- _WORK TASK_
Please transcribe, exactly and only, the lines of the records below from the one holding "An old refrigerator" to the very end.

(Data excerpts)
*-*-*

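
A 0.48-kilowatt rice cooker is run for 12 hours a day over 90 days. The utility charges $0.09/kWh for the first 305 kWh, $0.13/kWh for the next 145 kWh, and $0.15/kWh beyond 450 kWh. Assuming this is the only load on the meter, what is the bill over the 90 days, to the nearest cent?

$56.56

Runtime = 12 h/day × 90 days = 1080 h
Energy = 0.48 kW × 1080 h = 518.4 kWh
Tier 1 (0–305 kWh): 305 × $0.09 = $27.45
Tier 2 (305–450 kWh): 145 × $0.13 = $18.85
Above 450 kWh: 68.4 × $0.15 = $10.26
Bill = $56.56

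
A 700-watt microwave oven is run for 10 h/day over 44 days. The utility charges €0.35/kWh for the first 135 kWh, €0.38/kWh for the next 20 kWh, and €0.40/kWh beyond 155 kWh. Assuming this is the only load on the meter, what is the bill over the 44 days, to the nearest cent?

€116.05

Runtime = 10 h/day × 44 days = 440 h
Energy = 0.7 kW × 440 h = 308 kWh
Tier 1 (0–135 kWh): 135 × €0.35 = €47.25
Tier 2 (135–155 kWh): 20 × €0.38 = €7.6
Above 155 kWh: 153 × €0.40 = €61.2
Bill = €116.05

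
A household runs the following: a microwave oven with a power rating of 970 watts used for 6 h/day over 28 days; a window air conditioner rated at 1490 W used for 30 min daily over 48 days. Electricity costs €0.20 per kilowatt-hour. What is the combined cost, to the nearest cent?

microwave oven: Runtime = 6 h/day × 28 days = 168 h
microwave oven: 0.97 kW × 168 h = 162.96 kWh
window air conditioner: Runtime = 30 min × 48 = 1440 min = 24 h
window air conditioner: 1.49 kW × 24 h = 35.76 kWh
Total energy = 198.72 kWh
Cost = 198.72 × €0.20 = €39.74

€39.74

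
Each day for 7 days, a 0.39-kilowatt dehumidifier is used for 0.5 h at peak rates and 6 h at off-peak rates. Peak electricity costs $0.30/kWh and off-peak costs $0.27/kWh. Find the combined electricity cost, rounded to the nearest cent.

$4.83

Peak energy = 0.39 kW × 0.5 h × 7 = 1.365 kWh
Off-peak energy = 0.39 kW × 6 h × 7 = 16.38 kWh
Cost = 1.365 × $0.30 + 16.38 × $0.27 = $0.4095 + $4.4226 = $4.83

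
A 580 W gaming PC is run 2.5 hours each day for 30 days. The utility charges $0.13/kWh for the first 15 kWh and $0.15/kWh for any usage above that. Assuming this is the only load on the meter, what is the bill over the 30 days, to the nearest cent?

Runtime = 2.5 h/day × 30 days = 75 h
Energy = 0.58 kW × 75 h = 43.5 kWh
Tier 1 (0–15 kWh): 15 × $0.13 = $1.95
Above 15 kWh: 28.5 × $0.15 = $4.275
Bill = $6.23

$6.23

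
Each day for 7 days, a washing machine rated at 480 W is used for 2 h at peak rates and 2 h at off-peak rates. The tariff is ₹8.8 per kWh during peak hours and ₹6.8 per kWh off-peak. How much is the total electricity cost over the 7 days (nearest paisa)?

Peak energy = 0.48 kW × 2 h × 7 = 6.72 kWh
Off-peak energy = 0.48 kW × 2 h × 7 = 6.72 kWh
Cost = 6.72 × ₹8.8 + 6.72 × ₹6.8 = ₹59.136 + ₹45.696 = ₹104.83

₹104.83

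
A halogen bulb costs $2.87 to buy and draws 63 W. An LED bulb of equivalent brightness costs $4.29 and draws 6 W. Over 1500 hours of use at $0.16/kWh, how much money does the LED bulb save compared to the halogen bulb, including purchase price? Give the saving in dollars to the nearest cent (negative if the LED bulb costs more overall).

$12.26

halogen bulb: $2.87 + (63/1000) kW × 1500 h × $0.16 = $2.87 + $15.12 = $17.99
LED bulb: $4.29 + (6/1000) kW × 1500 h × $0.16 = $4.29 + $1.44 = $5.73
Saving = $17.99 − $5.73 = $12.26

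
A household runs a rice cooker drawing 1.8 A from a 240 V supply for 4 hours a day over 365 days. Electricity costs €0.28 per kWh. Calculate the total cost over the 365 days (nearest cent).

Power = 1.8 A × 240 V = 432 W = 0.432 kW
Runtime = 4 h/day × 365 days = 1460 h
Energy = 0.432 kW × 1460 h = 630.72 kWh
Cost = 630.72 kWh × €0.28/kWh = €176.60

€176.60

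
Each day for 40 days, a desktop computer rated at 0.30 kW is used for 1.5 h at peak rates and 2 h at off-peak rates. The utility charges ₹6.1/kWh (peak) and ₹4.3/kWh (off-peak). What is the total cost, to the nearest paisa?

₹213.00

Peak energy = 0.3 kW × 1.5 h × 40 = 18 kWh
Off-peak energy = 0.3 kW × 2 h × 40 = 24 kWh
Cost = 18 × ₹6.1 + 24 × ₹4.3 = ₹109.8 + ₹103.2 = ₹213.00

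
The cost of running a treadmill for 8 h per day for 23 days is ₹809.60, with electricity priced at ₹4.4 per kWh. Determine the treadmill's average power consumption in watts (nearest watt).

Energy = ₹809.60 ÷ ₹4.4/kWh = 184 kWh
Runtime = 8 h/day × 23 days = 184 h
Power = 184 kWh ÷ 184 h = 1 kW = 1000 W

1000 W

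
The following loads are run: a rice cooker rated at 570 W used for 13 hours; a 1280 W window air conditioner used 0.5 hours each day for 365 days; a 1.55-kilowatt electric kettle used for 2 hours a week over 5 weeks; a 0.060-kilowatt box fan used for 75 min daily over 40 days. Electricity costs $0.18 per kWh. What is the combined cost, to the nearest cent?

$46.71

rice cooker: 0.57 kW × 13 h = 7.41 kWh
window air conditioner: Runtime = 0.5 h/day × 365 days = 182.5 h
window air conditioner: 1.28 kW × 182.5 h = 233.6 kWh
electric kettle: Runtime = 2 h/week × 5 weeks = 10 h
electric kettle: 1.55 kW × 10 h = 15.5 kWh
box fan: Runtime = 75 min × 40 = 3000 min = 50 h
box fan: 0.06 kW × 50 h = 3 kWh
Total energy = 259.51 kWh
Cost = 259.51 × $0.18 = $46.71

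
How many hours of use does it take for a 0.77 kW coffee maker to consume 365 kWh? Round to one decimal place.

Hours = 365 kWh ÷ 0.77 kW = 474.0 h

474.0 h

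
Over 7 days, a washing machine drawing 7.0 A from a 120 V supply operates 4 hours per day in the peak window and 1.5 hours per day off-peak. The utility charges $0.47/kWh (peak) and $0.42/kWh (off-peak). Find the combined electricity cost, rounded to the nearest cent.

$14.76

Power = 7.0 A × 120 V = 840 W = 0.84 kW
Peak energy = 0.84 kW × 4 h × 7 = 23.52 kWh
Off-peak energy = 0.84 kW × 1.5 h × 7 = 8.82 kWh
Cost = 23.52 × $0.47 + 8.82 × $0.42 = $11.0544 + $3.7044 = $14.76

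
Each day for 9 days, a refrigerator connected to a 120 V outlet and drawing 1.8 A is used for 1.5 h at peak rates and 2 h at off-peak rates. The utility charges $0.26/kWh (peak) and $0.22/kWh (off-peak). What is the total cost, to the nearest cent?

$1.61

Power = 1.8 A × 120 V = 216 W = 0.216 kW
Peak energy = 0.216 kW × 1.5 h × 9 = 2.916 kWh
Off-peak energy = 0.216 kW × 2 h × 9 = 3.888 kWh
Cost = 2.916 × $0.26 + 3.888 × $0.22 = $0.75816 + $0.85536 = $1.61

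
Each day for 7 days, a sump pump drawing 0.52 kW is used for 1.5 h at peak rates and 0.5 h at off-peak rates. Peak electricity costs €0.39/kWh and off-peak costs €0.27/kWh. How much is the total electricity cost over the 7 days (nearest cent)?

€2.62

Peak energy = 0.52 kW × 1.5 h × 7 = 5.46 kWh
Off-peak energy = 0.52 kW × 0.5 h × 7 = 1.82 kWh
Cost = 5.46 × €0.39 + 1.82 × €0.27 = €2.1294 + €0.4914 = €2.62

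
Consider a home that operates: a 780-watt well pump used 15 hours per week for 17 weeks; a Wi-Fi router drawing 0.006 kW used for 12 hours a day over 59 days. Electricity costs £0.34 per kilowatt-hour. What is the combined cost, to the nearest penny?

£69.07

well pump: Runtime = 15 h/week × 17 weeks = 255 h
well pump: 0.78 kW × 255 h = 198.9 kWh
Wi-Fi router: Runtime = 12 h/day × 59 days = 708 h
Wi-Fi router: 0.006 kW × 708 h = 4.248 kWh
Total energy = 203.148 kWh
Cost = 203.148 × £0.34 = £69.07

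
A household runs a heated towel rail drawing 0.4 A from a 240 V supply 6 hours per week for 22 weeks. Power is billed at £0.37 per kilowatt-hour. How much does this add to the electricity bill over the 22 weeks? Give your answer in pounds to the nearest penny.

Power = 0.4 A × 240 V = 96 W = 0.096 kW
Runtime = 6 h/week × 22 weeks = 132 h
Energy = 0.096 kW × 132 h = 12.672 kWh
Cost = 12.672 kWh × £0.37/kWh = £4.69

£4.69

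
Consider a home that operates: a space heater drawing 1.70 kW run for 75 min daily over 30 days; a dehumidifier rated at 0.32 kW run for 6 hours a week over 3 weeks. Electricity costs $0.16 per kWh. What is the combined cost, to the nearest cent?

space heater: Runtime = 75 min × 30 = 2250 min = 37.5 h
space heater: 1.7 kW × 37.5 h = 63.75 kWh
dehumidifier: Runtime = 6 h/week × 3 weeks = 18 h
dehumidifier: 0.32 kW × 18 h = 5.76 kWh
Total energy = 69.51 kWh
Cost = 69.51 × $0.16 = $11.12

$11.12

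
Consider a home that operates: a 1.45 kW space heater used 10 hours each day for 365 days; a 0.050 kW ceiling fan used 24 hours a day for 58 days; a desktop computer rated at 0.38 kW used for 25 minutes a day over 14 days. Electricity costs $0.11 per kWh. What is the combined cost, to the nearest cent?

space heater: Runtime = 10 h/day × 365 days = 3650 h
space heater: 1.45 kW × 3650 h = 5292.5 kWh
ceiling fan: Runtime = 24 h × 58 = 1392 h
ceiling fan: 0.05 kW × 1392 h = 69.6 kWh
desktop computer: Runtime = 25 min × 14 = 350 min = 5.833333… h
desktop computer: 0.38 kW × 5.833333… h = 2.216666… kWh
Total energy = 5364.316666… kWh
Cost = 5364.316666… × $0.11 = $590.07

$590.07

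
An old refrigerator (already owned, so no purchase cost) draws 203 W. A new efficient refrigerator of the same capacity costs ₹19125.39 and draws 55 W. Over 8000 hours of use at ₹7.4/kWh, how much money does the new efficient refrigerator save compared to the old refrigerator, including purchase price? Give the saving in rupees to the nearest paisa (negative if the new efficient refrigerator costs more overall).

old refrigerator: ₹0.00 + (203/1000) kW × 8000 h × ₹7.4 = ₹0.00 + ₹12017.6 = ₹12017.6
new efficient refrigerator: ₹19125.39 + (55/1000) kW × 8000 h × ₹7.4 = ₹19125.39 + ₹3256 = ₹22381.39
Saving = ₹12017.6 − ₹22381.39 = −₹10363.79

-₹10363.79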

*-*-*

- _RESPONSE BOX_
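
An old refrigerator (already owned, so no purchase cost) draws 203 W. A new efficient refrigerator of the same capacity costs ₹19125.39 and draws 55 W. Over 8000 hours of use at ₹7.4/kWh, how much money does the new efficient refrigerator save compared to the old refrigerator, including purchase price? Give the saving in rupees to the nearest paisa (negative if the new efficient refrigerator costs more overall).

old refrigerator: ₹0.00 + (203/1000) kW × 8000 h × ₹7.4 = ₹0.00 + ₹12017.6 = ₹12017.6
new efficient refrigerator: ₹19125.39 + (55/1000) kW × 8000 h × ₹7.4 = ₹19125.39 + ₹3256 = ₹22381.39
Saving = ₹12017.6 − ₹22381.39 = −₹10363.79

-₹10363.79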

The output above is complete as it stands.